**EXERCISE REQUIREMENTS:** Each line below with the string "Coulomb" should be copied.

[Stored items]
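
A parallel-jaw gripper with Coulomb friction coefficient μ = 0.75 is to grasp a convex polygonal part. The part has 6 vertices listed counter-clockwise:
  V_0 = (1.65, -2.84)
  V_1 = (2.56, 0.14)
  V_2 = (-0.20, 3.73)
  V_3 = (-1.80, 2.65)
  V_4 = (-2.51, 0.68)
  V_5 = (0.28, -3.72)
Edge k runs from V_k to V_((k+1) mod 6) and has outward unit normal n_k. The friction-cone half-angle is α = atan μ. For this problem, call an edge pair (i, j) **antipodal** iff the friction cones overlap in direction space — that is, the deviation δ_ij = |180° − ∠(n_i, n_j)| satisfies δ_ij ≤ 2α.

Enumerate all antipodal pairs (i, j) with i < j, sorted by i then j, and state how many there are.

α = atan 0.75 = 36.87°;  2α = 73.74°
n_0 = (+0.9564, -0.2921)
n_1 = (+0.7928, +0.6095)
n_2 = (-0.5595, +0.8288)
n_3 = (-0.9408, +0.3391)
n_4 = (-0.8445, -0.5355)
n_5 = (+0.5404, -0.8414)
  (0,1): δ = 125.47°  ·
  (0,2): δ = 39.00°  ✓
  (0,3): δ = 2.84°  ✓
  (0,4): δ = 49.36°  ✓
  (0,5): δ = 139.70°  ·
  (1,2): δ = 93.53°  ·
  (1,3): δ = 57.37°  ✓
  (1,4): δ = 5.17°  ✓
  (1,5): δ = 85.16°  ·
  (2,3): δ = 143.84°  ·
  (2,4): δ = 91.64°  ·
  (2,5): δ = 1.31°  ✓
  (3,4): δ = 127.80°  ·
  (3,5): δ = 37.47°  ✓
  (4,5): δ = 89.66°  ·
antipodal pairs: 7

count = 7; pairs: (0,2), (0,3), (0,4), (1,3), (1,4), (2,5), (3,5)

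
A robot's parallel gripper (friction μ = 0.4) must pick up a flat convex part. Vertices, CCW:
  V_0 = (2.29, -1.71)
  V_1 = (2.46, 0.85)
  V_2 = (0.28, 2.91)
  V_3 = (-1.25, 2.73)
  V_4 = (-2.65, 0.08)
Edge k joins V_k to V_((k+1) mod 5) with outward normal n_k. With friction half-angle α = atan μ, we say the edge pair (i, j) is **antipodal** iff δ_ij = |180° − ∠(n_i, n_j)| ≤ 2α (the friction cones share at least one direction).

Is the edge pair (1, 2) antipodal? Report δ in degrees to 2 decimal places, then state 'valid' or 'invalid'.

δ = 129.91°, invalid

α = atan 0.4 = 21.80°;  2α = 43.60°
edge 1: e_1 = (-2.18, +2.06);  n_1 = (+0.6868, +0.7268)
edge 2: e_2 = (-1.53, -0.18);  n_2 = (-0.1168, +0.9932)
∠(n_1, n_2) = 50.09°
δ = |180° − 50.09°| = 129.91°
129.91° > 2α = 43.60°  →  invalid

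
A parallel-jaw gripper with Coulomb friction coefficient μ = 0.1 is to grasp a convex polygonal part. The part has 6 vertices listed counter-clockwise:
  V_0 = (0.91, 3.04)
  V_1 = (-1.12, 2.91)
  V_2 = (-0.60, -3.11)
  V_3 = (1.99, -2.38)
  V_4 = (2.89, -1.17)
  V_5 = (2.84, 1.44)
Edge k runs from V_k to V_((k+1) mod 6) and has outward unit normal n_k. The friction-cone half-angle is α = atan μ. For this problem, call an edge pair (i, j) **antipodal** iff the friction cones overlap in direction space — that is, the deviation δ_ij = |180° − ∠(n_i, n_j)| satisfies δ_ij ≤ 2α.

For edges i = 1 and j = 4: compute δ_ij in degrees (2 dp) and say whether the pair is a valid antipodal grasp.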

**SOLUTION:**
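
A parallel-jaw gripper with Coulomb friction coefficient μ = 0.75 is to grasp a convex polygonal part. The part has 6 vertices listed counter-clockwise:
A parallel-jaw gripper with Coulomb friction coefficient μ = 0.1 is to grasp a convex polygonal part. The part has 6 vertices listed counter-clockwise: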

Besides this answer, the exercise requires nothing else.